**REQUIRED WORK**
Search the records below for the string "Buyer", and report each line that contains it.

═══ DATA

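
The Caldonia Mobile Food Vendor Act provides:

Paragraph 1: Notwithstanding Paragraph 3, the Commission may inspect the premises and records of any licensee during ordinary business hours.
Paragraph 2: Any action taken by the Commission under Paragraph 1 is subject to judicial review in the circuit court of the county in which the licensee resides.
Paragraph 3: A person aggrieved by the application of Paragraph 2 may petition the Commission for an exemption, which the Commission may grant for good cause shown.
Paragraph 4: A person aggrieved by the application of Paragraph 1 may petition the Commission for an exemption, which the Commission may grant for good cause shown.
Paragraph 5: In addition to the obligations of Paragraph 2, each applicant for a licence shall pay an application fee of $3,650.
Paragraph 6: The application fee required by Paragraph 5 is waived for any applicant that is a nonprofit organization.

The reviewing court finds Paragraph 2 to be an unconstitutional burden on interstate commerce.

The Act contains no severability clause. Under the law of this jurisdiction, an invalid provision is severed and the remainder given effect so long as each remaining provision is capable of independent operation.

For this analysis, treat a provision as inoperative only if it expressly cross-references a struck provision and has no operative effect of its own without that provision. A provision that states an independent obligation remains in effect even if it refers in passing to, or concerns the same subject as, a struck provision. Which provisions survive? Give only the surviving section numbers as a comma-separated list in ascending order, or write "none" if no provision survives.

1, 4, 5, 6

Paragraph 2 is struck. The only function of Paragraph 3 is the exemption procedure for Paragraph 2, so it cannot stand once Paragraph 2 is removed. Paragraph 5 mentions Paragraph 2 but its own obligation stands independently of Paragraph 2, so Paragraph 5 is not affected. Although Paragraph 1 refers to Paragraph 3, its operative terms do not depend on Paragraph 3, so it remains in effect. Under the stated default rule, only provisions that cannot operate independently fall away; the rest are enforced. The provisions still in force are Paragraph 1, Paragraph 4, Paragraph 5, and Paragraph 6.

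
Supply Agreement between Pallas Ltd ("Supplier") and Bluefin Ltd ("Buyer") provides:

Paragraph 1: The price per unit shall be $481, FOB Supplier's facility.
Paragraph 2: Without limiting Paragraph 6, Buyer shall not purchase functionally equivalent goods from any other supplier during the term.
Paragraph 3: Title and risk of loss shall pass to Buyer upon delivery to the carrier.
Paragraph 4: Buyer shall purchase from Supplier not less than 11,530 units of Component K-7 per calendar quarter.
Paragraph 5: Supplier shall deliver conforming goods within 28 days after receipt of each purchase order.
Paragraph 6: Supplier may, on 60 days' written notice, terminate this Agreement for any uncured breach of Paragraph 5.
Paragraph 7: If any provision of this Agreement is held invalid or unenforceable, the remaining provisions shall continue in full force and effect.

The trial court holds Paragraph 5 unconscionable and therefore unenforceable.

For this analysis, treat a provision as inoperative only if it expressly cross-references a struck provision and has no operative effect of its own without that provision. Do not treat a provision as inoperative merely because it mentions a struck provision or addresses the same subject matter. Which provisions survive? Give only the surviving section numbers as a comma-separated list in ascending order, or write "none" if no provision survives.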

══════

**RESPONSE TO THIS TASK**
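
Supply Agreement between Pallas Ltd ("Supplier") and Bluefin Ltd ("Buyer") provides:
Paragraph 2: Without limiting Paragraph 6, Buyer shall not purchase functionally equivalent goods from any other supplier during the term.
Paragraph 3: Title and risk of loss shall pass to Buyer upon delivery to the carrier.
Paragraph 4: Buyer shall purchase from Supplier not less than 11,530 units of Component K-7 per calendar quarter.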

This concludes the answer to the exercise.